#### [REQUIRED ACTION]
Only the lines below, from the one with "Order these elements from largest" through the one with "(C) IE₁(P) > IE₁(Pb)", are to be written out, exactly.

#### [Collected data entries]
= Beginning of Section =

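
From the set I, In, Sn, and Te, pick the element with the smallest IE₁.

In

IE₁ increases left→right with effective nuclear charge and decreases top→bottom as the valence shell moves farther out.
All lie in period 5, so first ionization energy increases left to right.
The smallest IE₁ among these belongs to In.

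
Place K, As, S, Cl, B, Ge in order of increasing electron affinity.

B < K < As < Ge < S < Cl

Adding an electron releases more energy for atoms nearer the top right (short of the noble gases).
Neither a single period nor a single group — weigh both effects.
K > B: this pair runs against the simple trend — see the exception note.
As > K: As lies to the right of K in period 4, so the across-period effect alone puts As higher.
Ge > As: this pair runs against the simple trend — see the exception note.
S > Ge: both effects reinforce here, so S is clearly the higher of the two.
Cl > S: both are in period 3; the period trend gives Cl the larger value.
Note the exception: K has a higher electron affinity than B, contrary to the simple trend — B's ns²np¹ configuration gives only a small electron affinity — the sparsely filled np subshell binds an added electron weakly.
Note the exception: Ge has a higher electron affinity than As, contrary to the simple trend — adding an electron to As's half-filled 4p³ is unfavourable, so Ge (4p²) has the more exothermic EA.
Tabulated electron affinity (kJ/mol): B 27, S 200, Cl 349, K 48, Ge 119, As 78.
So from lowest to highest: B < K < As < Ge < S < Cl.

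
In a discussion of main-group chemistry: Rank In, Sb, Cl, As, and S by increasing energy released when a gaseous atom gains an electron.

In, As, Sb, S, Cl

Electron affinity generally becomes more exothermic across a period toward the halogens and less exothermic down a group.
Here both period and group differ, so the two effects have to be weighed against each other.
As > In: relative to In, both the across-period and down-group shifts push As's electron affinity up.
Sb > As: this pair runs against the simple trend — see the exception note.
S > Sb: both effects reinforce here, so S is clearly the higher of the two.
Cl > S: Cl lies to the right of S in period 3, so the across-period effect alone puts Cl higher.
Note the exception: Sb has a higher electron affinity than As, contrary to the simple trend — both are half-filled np³, but the pairing/repulsion penalty for the added electron shrinks as the p orbitals become larger and more diffuse down the group, and for Sb that outweighs the weaker nuclear attraction.
Approximate values (kJ/mol): S 200, Cl 349, As 78, In 29, Sb 103.
So from lowest to highest: In < As < Sb < S < Cl.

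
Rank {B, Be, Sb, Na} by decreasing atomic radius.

Be is in period 2, group 2; B is in period 2, group 13; Na is in period 3, group 1; Sb is in period 5, group 15.
Atomic radius shrinks across a period as nuclear charge pulls the same shell inward, and grows down a group as new shells are added.
These span different periods and groups, so the two trends combine.
Be > B: Be lies to the left of B in period 2, so the across-period effect alone puts Be larger.
Sb > Be: the two effects oppose for this pair; the down-group effect wins (140 vs 102 pm).
Na > Sb: period and group pull opposite ways; the across-period shift dominates (155 vs 140 pm).
For reference (pm): Be 102, B 85, Na 155, Sb 140.
So from largest to smallest: Na > Sb > Be > B.

Na > Sb > Be > B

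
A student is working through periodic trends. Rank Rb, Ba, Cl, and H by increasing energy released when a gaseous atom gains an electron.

Ba < Rb < H < Cl

Electron affinity generally becomes more exothermic across a period toward the halogens and less exothermic down a group.
Neither a single period nor a single group — weigh both effects.
Rb > Ba: period and group pull opposite ways; the down-group shift dominates (47 vs 14 kJ/mol).
H > Rb: H sits above Rb in group 1, so the down-group effect alone puts H higher.
Cl > H: period and group pull opposite ways; the across-period shift dominates (349 vs 73 kJ/mol).
Approximate values (kJ/mol): H 73, Cl 349, Rb 47, Ba 14.
So from lowest to highest: Ba < Rb < H < Cl.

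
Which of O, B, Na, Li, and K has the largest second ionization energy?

The second ionization energy removes an electron from the +1 ion. For each element: O⁺ still has 5 valence electrons; B⁺ still has 2 valence electrons; Na⁺ is the bare [Ne] core; Li⁺ is the bare [He] core; K⁺ is the bare [Ar] core.
Usually core removal costs more than valence removal, but here the competition is close: a tightly held n=2 valence electron can cost more to remove than an n=3 core electron, so the actual values have to decide it.
Valence configurations: O⁺ [He]2s²2p³, B⁺ [He]2s².
Tabulated IE_2 (kJ/mol): O 3388, B 2427, Na 4562, Li 7298, K 3052.
Overall IE_2 order: B < K < O < Na < Li.

Li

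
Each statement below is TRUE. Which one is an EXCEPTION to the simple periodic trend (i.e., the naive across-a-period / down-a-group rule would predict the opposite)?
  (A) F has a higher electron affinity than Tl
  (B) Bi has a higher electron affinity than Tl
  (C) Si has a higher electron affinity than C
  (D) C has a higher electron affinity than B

The general trend: electron affinity increases across a period and decreases down a group.
(A) F (period 2, group 17) vs Tl (period 6, group 13): the stated order agrees with the simple trend.
(B) Bi (period 6, group 15) vs Tl (period 6, group 13): the stated order agrees with the simple trend.
(C) Si (period 3, group 14) vs C (period 2, group 14): the stated order contradicts the simple trend.
(D) C (period 2, group 14) vs B (period 2, group 13): the stated order agrees with the simple trend.
The exception is (C): Si's larger, more diffuse 3p orbitals accept an added electron slightly more readily than C's compact 2p.

(C)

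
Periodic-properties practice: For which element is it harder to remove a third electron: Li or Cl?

Li

IE_3 is the cost of taking one more electron from the +2 cation: Li²⁺ is already 1 electron into the core; Cl²⁺ still has 5 valence electrons.
Breaking into a closed-shell core is much more expensive than removing a leftover valence electron — Li has the largest IE_3 here.
Tabulated IE_3 (kJ/mol): Li 11815, Cl 3822.
Putting it together, IE_3: Cl < Li.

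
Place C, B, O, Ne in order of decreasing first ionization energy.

B is in period 2, group 13; C is in period 2, group 14; O is in period 2, group 16; Ne is in period 2, group 18.
First ionization energy rises across a period (greater Z_eff holds electrons more tightly) and falls down a group (valence electrons are farther from the nucleus).
All lie in period 2, so first ionization energy increases left to right.
So from highest to lowest: Ne > O > C > B.

Ne, O, C, B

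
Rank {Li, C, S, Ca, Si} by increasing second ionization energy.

Ca < Si < S < C < Li

The second ionization energy removes an electron from the +1 ion. For each element: Li⁺ is the bare [He] core; C⁺ still has 3 valence electrons; S⁺ still has 5 valence electrons; Ca⁺ still has 1 valence electron; Si⁺ still has 3 valence electrons.
Pulling an electron out of a noble-gas core costs far more than removing a remaining valence electron, so Li sits at the high end of IE_2.
Valence configurations: C⁺ [He]2s²2p¹, S⁺ [Ne]3s²3p³, Ca⁺ [Ar]4s¹, Si⁺ [Ne]3s²3p¹.
Approximate IE_2 values (kJ/mol): Li 7298, C 2353, S 2252, Ca 1145, Si 1577.
Overall IE_2 order: Ca < Si < S < C < Li.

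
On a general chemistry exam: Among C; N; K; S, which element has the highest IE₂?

K

IE_2 is the cost of taking one more electron from the +1 cation: C⁺ still has 3 valence electrons; N⁺ still has 4 valence electrons; K⁺ is the bare [Ar] core; S⁺ still has 5 valence electrons.
Breaking into a closed-shell core is much more expensive than removing a leftover valence electron — K has the largest IE_2 here.
Valence configurations: C⁺ [He]2s²2p¹, N⁺ [He]2s²2p², S⁺ [Ne]3s²3p³.
The numbers (kJ/mol): C 2353, N 2856, K 3052, S 2252.
So the second ionization energies run S < C < N < K.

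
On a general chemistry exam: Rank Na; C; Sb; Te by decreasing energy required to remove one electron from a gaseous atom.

C is in period 2, group 14; Na is in period 3, group 1; Sb is in period 5, group 15; Te is in period 5, group 16.
IE₁ increases left→right with effective nuclear charge and decreases top→bottom as the valence shell moves farther out.
Here both period and group differ, so the two effects have to be weighed against each other.
Sb > Na: period and group pull opposite ways; the across-period shift dominates (831 vs 496 kJ/mol).
Te > Sb: both are in period 5; the period trend gives Te the larger value.
C > Te: the two effects oppose for this pair; the down-group effect wins (1086 vs 869 kJ/mol).
Tabulated first ionization energy (kJ/mol): C 1086, Na 496, Sb 831, Te 869.
So from highest to lowest: C > Te > Sb > Na.

C, Te, Sb, Na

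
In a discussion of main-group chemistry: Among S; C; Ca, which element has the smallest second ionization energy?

IE_2 is the cost of taking one more electron from the +1 cation: S⁺ still has 5 valence electrons; C⁺ still has 3 valence electrons; Ca⁺ still has 1 valence electron.
All are still removing valence electrons, so compare the +1 ions as you would atoms: IE_2 generally rises across a period (higher Z_eff) and falls down a group (larger shell), subject to the usual subshell exceptions.
Valence configurations: S⁺ [Ne]3s²3p³, C⁺ [He]2s²2p¹, Ca⁺ [Ar]4s¹.
The numbers (kJ/mol): S 2252, C 2353, Ca 1145.
Putting it together, IE_2: Ca < S < C.

Ca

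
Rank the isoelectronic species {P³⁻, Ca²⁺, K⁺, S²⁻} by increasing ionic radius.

All of these have 18 electrons, so size is governed by nuclear charge alone: the more protons, the stronger the pull on the same electron cloud, and the smaller the ion.
Nuclear charges: Ca²⁺ (Z=20), K⁺ (Z=19), S²⁻ (Z=16), P³⁻ (Z=15).
Smallest to largest: Ca²⁺ < K⁺ < S²⁻ < P³⁻.

Ca²⁺ < K⁺ < S²⁻ < P³⁻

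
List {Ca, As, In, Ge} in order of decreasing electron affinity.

Ge > As > In > Ca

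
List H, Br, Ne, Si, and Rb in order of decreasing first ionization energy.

Ne > H > Br > Si > Rb

First ionization energy rises across a period (greater Z_eff holds electrons more tightly) and falls down a group (valence electrons are farther from the nucleus).
These span different periods and groups, so the two trends combine.
Si > Rb: both effects reinforce here, so Si is clearly the higher of the two.
Br > Si: period and group pull opposite ways; the across-period shift dominates (1140 vs 786 kJ/mol).
H > Br: period and group pull opposite ways; the down-group shift dominates (1312 vs 1140 kJ/mol).
Ne > H: the two effects oppose for this pair; the across-period effect wins (2081 vs 1312 kJ/mol).
For reference (kJ/mol): H 1312, Ne 2081, Si 786, Br 1140, Rb 403.
So from highest to lowest: Ne > H > Br > Si > Rb.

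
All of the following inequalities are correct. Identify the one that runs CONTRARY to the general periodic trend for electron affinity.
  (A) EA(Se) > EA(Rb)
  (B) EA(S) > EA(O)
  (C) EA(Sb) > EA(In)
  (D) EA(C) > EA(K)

The general trend: electron affinity increases across a period and decreases down a group.
(A) Se (period 4, group 16) vs Rb (period 5, group 1): the stated order agrees with the simple trend.
(B) S (period 3, group 16) vs O (period 2, group 16): the stated order contradicts the simple trend.
(C) Sb (period 5, group 15) vs In (period 5, group 13): the stated order agrees with the simple trend.
(D) C (period 2, group 14) vs K (period 4, group 1): the stated order agrees with the simple trend.
The exception is (B): the compact 2p subshell of O repels the added electron more than S's larger 3p does.

(B)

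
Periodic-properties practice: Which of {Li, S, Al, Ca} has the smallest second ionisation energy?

Ca

IE_2 is the cost of taking one more electron from the +1 cation: Li⁺ is the bare [He] core; S⁺ still has 5 valence electrons; Al⁺ still has 2 valence electrons; Ca⁺ still has 1 valence electron.
Pulling an electron out of a noble-gas core costs far more than removing a remaining valence electron, so Li sits at the high end of IE_2.
Valence configurations: S⁺ [Ne]3s²3p³, Al⁺ [Ne]3s², Ca⁺ [Ar]4s¹.
Tabulated IE_2 (kJ/mol): Li 7298, S 2252, Al 1817, Ca 1145.
Hence IE_2: Ca < Al < S < Li.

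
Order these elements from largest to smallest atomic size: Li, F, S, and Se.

Li, Se, S, F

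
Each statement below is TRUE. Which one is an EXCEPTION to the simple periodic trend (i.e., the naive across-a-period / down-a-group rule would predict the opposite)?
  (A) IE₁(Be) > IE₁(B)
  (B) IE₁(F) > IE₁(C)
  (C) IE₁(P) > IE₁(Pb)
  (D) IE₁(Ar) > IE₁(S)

The general trend: first ionisation energy increases across a period and decreases down a group.
(A) Be (period 2, group 2) vs B (period 2, group 13): the stated order contradicts the simple trend.
(B) F (period 2, group 17) vs C (period 2, group 14): the stated order agrees with the simple trend.
(C) P (period 3, group 15) vs Pb (period 6, group 14): the stated order agrees with the simple trend.
(D) Ar (period 3, group 18) vs S (period 3, group 16): the stated order agrees with the simple trend.
The exception is (A): removing B's lone 2p electron is easier than breaking Be's filled 2s².

(A)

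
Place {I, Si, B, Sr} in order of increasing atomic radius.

B < Si < I < Sr

Radius decreases left→right (rising Z_eff, same n) and increases top→bottom (higher n).
These span different periods and groups, so the two trends combine.
Si > B: period and group pull opposite ways; the down-group shift dominates (116 vs 85 pm).
I > Si: the two effects oppose for this pair; the down-group effect wins (133 vs 116 pm).
Sr > I: both are in period 5; the period trend gives Sr the larger value.
For reference (pm): B 85, Si 116, Sr 185, I 133.
So from smallest to largest: B < Si < I < Sr.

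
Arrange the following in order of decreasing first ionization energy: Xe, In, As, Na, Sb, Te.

Xe > As > Te > Sb > In > Na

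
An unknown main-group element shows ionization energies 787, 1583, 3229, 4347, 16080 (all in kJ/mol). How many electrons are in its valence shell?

4

Look for the largest jump between consecutive ionization energies: IE5/IE4 ≈ 3.7, far larger than any earlier ratio.
That jump marks the point where a core electron is being removed. So the atom has 4 valence electrons.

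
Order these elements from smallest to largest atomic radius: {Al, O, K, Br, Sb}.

O < Br < Al < Sb < K

Moving right in a period, electrons are added to the same shell under a stronger nuclear pull, so atoms get smaller; moving down, a new shell is opened and atoms get larger.
Here both period and group differ, so the two effects have to be weighed against each other.
Br > O: period and group pull opposite ways; the down-group shift dominates (114 vs 63 pm).
Al > Br: period and group pull opposite ways; the across-period shift dominates (126 vs 114 pm).
Sb > Al: period and group pull opposite ways; the down-group shift dominates (140 vs 126 pm).
K > Sb: the two effects oppose for this pair; the across-period effect wins (196 vs 140 pm).
For reference (pm): O 63, Al 126, K 196, Br 114, Sb 140.
So from smallest to largest: O < Br < Al < Sb < K.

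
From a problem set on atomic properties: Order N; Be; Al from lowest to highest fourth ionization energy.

N, Al, Be

The fourth ionization energy removes an electron from the +3 ion. For each element: N³⁺ still has 2 valence electrons; Be³⁺ is already 1 electron into the core; Al³⁺ is the bare [Ne] core.
Core electrons are held far more tightly than valence electrons, so Al and Be top the IE_4 order.
Approximate IE_4 values (kJ/mol): N 7475, Be 21007, Al 11577.
Hence IE_4: N < Al < Be.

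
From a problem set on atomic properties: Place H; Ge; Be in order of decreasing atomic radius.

Ge > Be > H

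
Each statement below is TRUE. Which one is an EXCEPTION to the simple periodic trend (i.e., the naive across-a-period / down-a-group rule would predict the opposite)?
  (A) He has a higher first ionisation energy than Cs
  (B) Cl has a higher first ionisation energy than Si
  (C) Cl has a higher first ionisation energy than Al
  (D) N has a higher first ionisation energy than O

The general trend: first ionisation energy increases across a period and decreases down a group.
(A) He (period 1, group 18) vs Cs (period 6, group 1): the stated order agrees with the simple trend.
(B) Cl (period 3, group 17) vs Si (period 3, group 14): the stated order agrees with the simple trend.
(C) Cl (period 3, group 17) vs Al (period 3, group 13): the stated order agrees with the simple trend.
(D) N (period 2, group 15) vs O (period 2, group 16): the stated order contradicts the simple trend.
The exception is (D): pairing an electron in O's 2p⁴ costs repulsion energy, so O ionizes more easily than half-filled N (2p³).

(D)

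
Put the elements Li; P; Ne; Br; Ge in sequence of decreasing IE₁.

Removing the outermost electron gets harder across a period and easier down a group.
Neither a single period nor a single group — weigh both effects.
Ge > Li: period and group pull opposite ways; the across-period shift dominates (762 vs 520 kJ/mol).
P > Ge: both effects reinforce here, so P is clearly the higher of the two.
Br > P: period and group pull opposite ways; the across-period shift dominates (1140 vs 1012 kJ/mol).
Ne > Br: relative to Br, both the across-period and down-group shifts push Ne's first ionization energy up.
For reference (kJ/mol): Li 520, Ne 2081, P 1012, Ge 762, Br 1140.
So from highest to lowest: Ne > Br > P > Ge > Li.

Ne > Br > P > Ge > Li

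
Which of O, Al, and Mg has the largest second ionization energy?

O

Consider each +1 ion: O⁺ still has 5 valence electrons; Al⁺ still has 2 valence electrons; Mg⁺ still has 1 valence electron.
All are still removing valence electrons, so compare the +1 ions as you would atoms: IE_2 generally rises across a period (higher Z_eff) and falls down a group (larger shell), subject to the usual subshell exceptions.
Valence configurations: O⁺ [He]2s²2p³, Al⁺ [Ne]3s², Mg⁺ [Ne]3s¹.
Approximate IE_2 values (kJ/mol): O 3388, Al 1817, Mg 1451.
Putting it together, IE_2: Mg < Al < O.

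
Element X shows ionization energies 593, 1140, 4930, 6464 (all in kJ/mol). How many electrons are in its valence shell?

Look for the largest jump between consecutive ionization energies: IE3/IE2 ≈ 4.3, far larger than any earlier ratio.
That jump marks the point where a core electron is being removed. So the atom has 2 valence electrons.

2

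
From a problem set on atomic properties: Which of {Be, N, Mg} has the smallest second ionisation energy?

Mg

After 1 electron has been removed, what remains? Be⁺ still has 1 valence electron; N⁺ still has 4 valence electrons; Mg⁺ still has 1 valence electron.
All are still removing valence electrons, so compare the +1 ions as you would atoms: IE_2 generally rises across a period (higher Z_eff) and falls down a group (larger shell), subject to the usual subshell exceptions.
Valence configurations: Be⁺ [He]2s¹, N⁺ [He]2s²2p², Mg⁺ [Ne]3s¹.
Tabulated IE_2 (kJ/mol): Be 1757, N 2856, Mg 1451.
Putting it together, IE_2: Mg < Be < N.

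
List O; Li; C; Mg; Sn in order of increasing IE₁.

First ionization energy rises across a period (greater Z_eff holds electrons more tightly) and falls down a group (valence electrons are farther from the nucleus).
Here both period and group differ, so the two effects have to be weighed against each other.
Sn > Li: the two effects oppose for this pair; the across-period effect wins (709 vs 520 kJ/mol).
Mg > Sn: period and group pull opposite ways; the down-group shift dominates (738 vs 709 kJ/mol).
C > Mg: both effects reinforce here, so C is clearly the higher of the two.
O > C: O lies to the right of C in period 2, so the across-period effect alone puts O higher.
For reference (kJ/mol): Li 520, C 1086, O 1314, Mg 738, Sn 709.
So from lowest to highest: Li < Sn < Mg < C < O.

Li < Sn < Mg < C < O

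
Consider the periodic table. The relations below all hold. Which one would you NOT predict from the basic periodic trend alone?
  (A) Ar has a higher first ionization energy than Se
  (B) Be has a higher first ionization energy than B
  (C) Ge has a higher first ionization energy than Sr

(B)

The general trend: first ionization energy increases across a period and decreases down a group.
(A) Ar (period 3, group 18) vs Se (period 4, group 16): the stated order agrees with the simple trend.
(B) Be (period 2, group 2) vs B (period 2, group 13): the stated order contradicts the simple trend.
(C) Ge (period 4, group 14) vs Sr (period 5, group 2): the stated order agrees with the simple trend.
The exception is (B): removing B's lone 2p electron is easier than breaking Be's filled 2s².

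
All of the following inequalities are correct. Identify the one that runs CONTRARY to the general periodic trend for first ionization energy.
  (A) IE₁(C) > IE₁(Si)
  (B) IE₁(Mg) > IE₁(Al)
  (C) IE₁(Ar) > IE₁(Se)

(B)

The general trend: first ionization energy increases across a period and decreases down a group.
(A) C (period 2, group 14) vs Si (period 3, group 14): the stated order agrees with the simple trend.
(B) Mg (period 3, group 2) vs Al (period 3, group 13): the stated order contradicts the simple trend.
(C) Ar (period 3, group 18) vs Se (period 4, group 16): the stated order agrees with the simple trend.
The exception is (B): Al's single 3p electron is easier to remove than one from Mg's filled 3s².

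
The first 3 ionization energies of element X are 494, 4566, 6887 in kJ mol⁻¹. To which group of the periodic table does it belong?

Look for the largest jump between consecutive ionization energies: IE2/IE1 ≈ 9.2, far larger than any earlier ratio.
That jump marks the point where a core electron is being removed. So the atom has 1 valence electron.
A main-group element with 1 valence electron is in group 1.

Group 1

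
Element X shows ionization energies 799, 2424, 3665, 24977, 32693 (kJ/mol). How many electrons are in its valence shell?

3

Look for the largest jump between consecutive ionization energies: IE4/IE3 ≈ 6.8, far larger than any earlier ratio.
That jump marks the point where a core electron is being removed. So the atom has 3 valence electrons.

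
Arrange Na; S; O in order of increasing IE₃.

After 2 electrons have been removed, what remains? Na²⁺ is already 1 electron into the core; S²⁺ still has 4 valence electrons; O²⁺ still has 4 valence electrons.
Breaking into a closed-shell core is much more expensive than removing a leftover valence electron — Na has the largest IE_3 here.
Valence configurations: S²⁺ [Ne]3s²3p², O²⁺ [He]2s²2p².
Approximate IE_3 values (kJ/mol): Na 6910, S 3357, O 5300.
Hence IE_3: S < O < Na.

S < O < Na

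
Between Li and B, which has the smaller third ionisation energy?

B

IE_3 is the cost of taking one more electron from the +2 cation: Li²⁺ is already 1 electron into the core; B²⁺ still has 1 valence electron.
Breaking into a closed-shell core is much more expensive than removing a leftover valence electron — Li has the largest IE_3 here.
The numbers (kJ/mol): Li 11815, B 3660.
So the third ionization energies run B < Li.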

= End of Section =

#### [RESPONSE BELOW]
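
Order these elements from largest to smallest atomic size: Li, F, S, and Se.

Li, Se, S, F

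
Each statement below is TRUE. Which one is an EXCEPTION to the simple periodic trend (i.e., the naive across-a-period / down-a-group rule would predict the opposite)?
  (A) IE₁(Be) > IE₁(B)
  (B) IE₁(F) > IE₁(C)
  (C) IE₁(P) > IE₁(Pb)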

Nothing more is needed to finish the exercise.